(Stored items)
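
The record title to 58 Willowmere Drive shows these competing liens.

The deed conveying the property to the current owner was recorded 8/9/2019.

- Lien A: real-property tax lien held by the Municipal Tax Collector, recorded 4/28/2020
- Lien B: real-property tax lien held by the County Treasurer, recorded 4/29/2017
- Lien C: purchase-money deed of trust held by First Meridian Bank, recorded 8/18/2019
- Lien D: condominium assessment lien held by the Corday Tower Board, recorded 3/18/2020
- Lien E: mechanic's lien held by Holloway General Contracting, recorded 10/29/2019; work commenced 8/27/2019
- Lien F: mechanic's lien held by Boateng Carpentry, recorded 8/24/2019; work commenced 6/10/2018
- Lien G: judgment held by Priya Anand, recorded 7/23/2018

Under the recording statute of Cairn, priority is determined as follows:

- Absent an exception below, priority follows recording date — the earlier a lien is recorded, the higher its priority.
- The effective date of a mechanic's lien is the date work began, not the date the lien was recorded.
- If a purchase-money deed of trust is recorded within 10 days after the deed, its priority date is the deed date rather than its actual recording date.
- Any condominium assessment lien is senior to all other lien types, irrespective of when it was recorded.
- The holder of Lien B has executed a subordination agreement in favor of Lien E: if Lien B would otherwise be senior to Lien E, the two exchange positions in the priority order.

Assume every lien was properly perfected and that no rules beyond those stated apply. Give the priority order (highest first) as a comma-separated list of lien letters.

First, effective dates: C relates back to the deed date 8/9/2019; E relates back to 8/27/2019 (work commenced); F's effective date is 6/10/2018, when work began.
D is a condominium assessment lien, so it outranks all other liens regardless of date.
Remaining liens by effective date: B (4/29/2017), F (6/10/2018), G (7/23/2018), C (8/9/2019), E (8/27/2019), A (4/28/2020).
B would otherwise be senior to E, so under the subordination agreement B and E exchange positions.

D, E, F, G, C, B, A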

• What the task requires
Could you return exactly the lines above from the line with "- Lien A: real-property" to the line with "Under the recording", both included, and nothing else?

• Your response
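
- Lien A: real-property tax lien held by the Municipal Tax Collector, recorded 4/28/2020
- Lien B: real-property tax lien held by the County Treasurer, recorded 4/29/2017
- Lien C: purchase-money deed of trust held by First Meridian Bank, recorded 8/18/2019
- Lien D: condominium assessment lien held by the Corday Tower Board, recorded 3/18/2020
- Lien E: mechanic's lien held by Holloway General Contracting, recorded 10/29/2019; work commenced 8/27/2019
- Lien F: mechanic's lien held by Boateng Carpentry, recorded 8/24/2019; work commenced 6/10/2018
- Lien G: judgment held by Priya Anand, recorded 7/23/2018

Under the recording statute of Cairn, priority is determined as follows: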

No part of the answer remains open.